Scan the data below. Pull out each line where "sits" occurs.

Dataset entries
● ● ● ●

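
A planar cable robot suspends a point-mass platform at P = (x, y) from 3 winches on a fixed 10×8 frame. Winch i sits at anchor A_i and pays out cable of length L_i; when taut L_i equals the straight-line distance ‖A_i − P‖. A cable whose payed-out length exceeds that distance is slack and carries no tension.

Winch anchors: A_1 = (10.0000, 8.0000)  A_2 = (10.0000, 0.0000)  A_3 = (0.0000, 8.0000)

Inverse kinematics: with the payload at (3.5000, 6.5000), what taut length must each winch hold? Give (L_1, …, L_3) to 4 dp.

(6.6708, 9.1924, 3.8079)

L_1 = √((10.0000−3.5000)² + (8.0000−6.5000)²) = 6.6708
L_2 = √((10.0000−3.5000)² + (0.0000−6.5000)²) = 9.1924
L_3 = √((0.0000−3.5000)² + (8.0000−6.5000)²) = 3.8079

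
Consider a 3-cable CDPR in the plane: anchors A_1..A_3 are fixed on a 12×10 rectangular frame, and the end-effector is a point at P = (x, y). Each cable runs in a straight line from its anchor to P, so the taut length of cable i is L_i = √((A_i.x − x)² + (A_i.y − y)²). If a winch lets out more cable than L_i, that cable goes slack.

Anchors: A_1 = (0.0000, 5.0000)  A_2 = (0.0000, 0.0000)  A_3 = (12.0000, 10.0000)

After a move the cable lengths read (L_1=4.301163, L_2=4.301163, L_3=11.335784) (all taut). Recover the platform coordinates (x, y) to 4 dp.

each cable: (A_i−P)·(A_i−P) = L_i²; let c_i = ‖A_i‖²−L_i²
c_1 = 0.0000+25.0000−18.5000 = 6.5000
row 1: 0.0000x + 10.0000y = 25.0000  (c_2=-18.5000)
row 2: -24.0000x − 10.0000y = -109.0000  (c_3=115.5000)
Cramer on rows 1–2 → x = 3.5000, y = 2.5000

(3.5000, 2.5000)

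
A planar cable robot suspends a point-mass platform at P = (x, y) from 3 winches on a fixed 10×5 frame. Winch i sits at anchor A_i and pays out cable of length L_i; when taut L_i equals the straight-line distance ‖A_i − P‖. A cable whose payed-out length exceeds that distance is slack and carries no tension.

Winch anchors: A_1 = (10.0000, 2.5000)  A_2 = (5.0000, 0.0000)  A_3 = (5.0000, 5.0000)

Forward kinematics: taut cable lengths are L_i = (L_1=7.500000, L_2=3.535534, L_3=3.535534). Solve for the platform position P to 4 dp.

(2.5000, 2.5000)

each cable: (A_i−P)·(A_i−P) = L_i²; let k_i = ‖A_i‖²−L_i²
k_1 = 100.0000+6.2500−56.2500 = 50.0000
row 1: 10.0000x + 5.0000y = 37.5000  (k_2=12.5000)
row 2: 10.0000x − 5.0000y = 12.5000  (k_3=37.5000)
Cramer on rows 1–2 → x = 2.5000, y = 2.5000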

● ● ● ●

**Answer box:**
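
A planar cable robot suspends a point-mass platform at P = (x, y) from 3 winches on a fixed 10×8 frame. Winch i sits at anchor A_i and pays out cable of length L_i; when taut L_i equals the straight-line distance ‖A_i − P‖. A cable whose payed-out length exceeds that distance is slack and carries no tension.
A planar cable robot suspends a point-mass platform at P = (x, y) from 3 winches on a fixed 10×5 frame. Winch i sits at anchor A_i and pays out cable of length L_i; when taut L_i equals the straight-line distance ‖A_i − P‖. A cable whose payed-out length exceeds that distance is slack and carries no tension.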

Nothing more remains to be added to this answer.